> [What the exercise asks]: Nothing but an exact copy is wanted here: the line with "- Inventory holding" and all the lines that follow it in the entries below.

> [Data to process]:
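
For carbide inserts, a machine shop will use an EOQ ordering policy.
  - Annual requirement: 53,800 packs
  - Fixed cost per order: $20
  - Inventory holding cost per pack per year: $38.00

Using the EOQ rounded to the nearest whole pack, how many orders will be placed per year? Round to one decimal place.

226.1 orders per year

EOQ = √(2DS/H) = √(2 × 53,800 × 20 / 38)
    = √(56,631.58) ≈ 237.97 → Q = 238
N = D/Q = 53,800/238 ≈ 226.050 orders/yr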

> [Result of the task]:
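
  - Inventory holding cost per pack per year: $38.00

Using the EOQ rounded to the nearest whole pack, how many orders will be placed per year? Round to one decimal place.

226.1 orders per year

EOQ = √(2DS/H) = √(2 × 53,800 × 20 / 38)
    = √(56,631.58) ≈ 237.97 → Q = 238
N = D/Q = 53,800/238 ≈ 226.050 orders/yr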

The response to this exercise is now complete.